══ The data

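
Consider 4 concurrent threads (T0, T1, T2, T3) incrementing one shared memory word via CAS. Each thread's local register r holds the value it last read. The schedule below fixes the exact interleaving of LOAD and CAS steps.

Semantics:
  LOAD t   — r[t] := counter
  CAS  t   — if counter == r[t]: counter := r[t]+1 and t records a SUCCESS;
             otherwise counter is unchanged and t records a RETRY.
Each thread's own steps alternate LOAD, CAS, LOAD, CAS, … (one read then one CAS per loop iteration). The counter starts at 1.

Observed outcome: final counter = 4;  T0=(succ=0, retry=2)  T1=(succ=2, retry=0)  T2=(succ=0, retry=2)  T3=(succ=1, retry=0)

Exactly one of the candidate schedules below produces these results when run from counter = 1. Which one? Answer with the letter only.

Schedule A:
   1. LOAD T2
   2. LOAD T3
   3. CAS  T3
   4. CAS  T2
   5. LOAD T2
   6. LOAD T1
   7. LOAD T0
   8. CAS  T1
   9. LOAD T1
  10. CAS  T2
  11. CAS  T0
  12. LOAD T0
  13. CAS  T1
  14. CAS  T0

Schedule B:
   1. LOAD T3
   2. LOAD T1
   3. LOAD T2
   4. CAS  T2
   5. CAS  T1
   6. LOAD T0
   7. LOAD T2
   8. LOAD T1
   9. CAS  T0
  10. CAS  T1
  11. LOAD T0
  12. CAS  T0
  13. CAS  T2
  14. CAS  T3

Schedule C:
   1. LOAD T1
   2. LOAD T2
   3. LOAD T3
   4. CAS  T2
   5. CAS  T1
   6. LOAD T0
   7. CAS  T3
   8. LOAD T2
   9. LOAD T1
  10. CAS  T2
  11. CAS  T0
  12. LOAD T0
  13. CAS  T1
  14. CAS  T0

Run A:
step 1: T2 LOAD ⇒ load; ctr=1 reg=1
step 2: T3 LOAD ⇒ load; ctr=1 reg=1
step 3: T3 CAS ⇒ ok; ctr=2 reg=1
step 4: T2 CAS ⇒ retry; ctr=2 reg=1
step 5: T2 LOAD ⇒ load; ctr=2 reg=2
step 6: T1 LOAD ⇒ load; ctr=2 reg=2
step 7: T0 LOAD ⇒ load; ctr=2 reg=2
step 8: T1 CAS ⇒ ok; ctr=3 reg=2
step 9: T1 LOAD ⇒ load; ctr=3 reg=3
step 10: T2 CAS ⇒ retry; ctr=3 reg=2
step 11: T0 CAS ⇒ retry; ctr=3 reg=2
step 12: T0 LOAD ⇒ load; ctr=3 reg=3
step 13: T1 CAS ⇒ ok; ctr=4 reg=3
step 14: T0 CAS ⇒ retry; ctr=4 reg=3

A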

════

Work to be completed -> Gather every line from the entries above where the word "below" appears, and copy them.

Result ->
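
Consider 4 concurrent threads (T0, T1, T2, T3) incrementing one shared memory word via CAS. Each thread's local register r holds the value it last read. The schedule below fixes the exact interleaving of LOAD and CAS steps.
Exactly one of the candidate schedules below produces these results when run from counter = 1. Which one? Answer with the letter only.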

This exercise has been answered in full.